> **EXERCISE MATERIALS**
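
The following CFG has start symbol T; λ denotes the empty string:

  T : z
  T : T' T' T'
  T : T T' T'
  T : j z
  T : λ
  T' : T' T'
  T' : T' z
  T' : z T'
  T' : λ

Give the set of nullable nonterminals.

Directly nullable (have an λ-production): T, T'.

{ T, T' }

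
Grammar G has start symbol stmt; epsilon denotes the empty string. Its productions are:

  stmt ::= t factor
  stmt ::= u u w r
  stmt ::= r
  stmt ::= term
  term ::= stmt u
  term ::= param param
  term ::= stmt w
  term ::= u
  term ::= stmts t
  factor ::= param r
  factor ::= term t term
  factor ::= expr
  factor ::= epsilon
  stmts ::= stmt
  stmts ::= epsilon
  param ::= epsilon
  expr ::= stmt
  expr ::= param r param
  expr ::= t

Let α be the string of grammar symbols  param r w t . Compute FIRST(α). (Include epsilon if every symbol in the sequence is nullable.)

Add FIRST(param)\{epsilon} = {  }; param is nullable, continue.
r is a terminal; add {r} and stop.

{ r }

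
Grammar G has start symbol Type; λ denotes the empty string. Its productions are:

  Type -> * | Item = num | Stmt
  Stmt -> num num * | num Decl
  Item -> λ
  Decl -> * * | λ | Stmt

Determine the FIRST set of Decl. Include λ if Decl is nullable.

Decl -> * * contributes {*}.
Decl -> λ contributes λ.
From Decl -> Stmt: add FIRST(Stmt) = { num }.
Union: FIRST(Decl) = { *, num, λ }.

{ *, num, λ }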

> **TASK OBJECTIVE**
All records above must be returned exactly as they appear.

> **EXERCISE SOLUTION**
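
The following CFG has start symbol T; λ denotes the empty string:

  T : z
  T : T' T' T'
  T : T T' T'
  T : j z
  T : λ
  T' : T' T'
  T' : T' z
  T' : z T'
  T' : λ

Give the set of nullable nonterminals.

Directly nullable (have an λ-production): T, T'.

{ T, T' }

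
Grammar G has start symbol stmt; epsilon denotes the empty string. Its productions are:

  stmt ::= t factor
  stmt ::= u u w r
  stmt ::= r
  stmt ::= term
  term ::= stmt u
  term ::= param param
  term ::= stmt w
  term ::= u
  term ::= stmts t
  factor ::= param r
  factor ::= term t term
  factor ::= expr
  factor ::= epsilon
  stmts ::= stmt
  stmts ::= epsilon
  param ::= epsilon
  expr ::= stmt
  expr ::= param r param
  expr ::= t

Let α be the string of grammar symbols  param r w t . Compute FIRST(α). (Include epsilon if every symbol in the sequence is nullable.)

Add FIRST(param)\{epsilon} = {  }; param is nullable, continue.
r is a terminal; add {r} and stop.

{ r }

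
Grammar G has start symbol Type; λ denotes the empty string. Its productions are:

  Type -> * | Item = num | Stmt
  Stmt -> num num * | num Decl
  Item -> λ
  Decl -> * * | λ | Stmt

Determine the FIRST set of Decl. Include λ if Decl is nullable.

Decl -> * * contributes {*}.
Decl -> λ contributes λ.
From Decl -> Stmt: add FIRST(Stmt) = { num }.
Union: FIRST(Decl) = { *, num, λ }.

{ *, num, λ }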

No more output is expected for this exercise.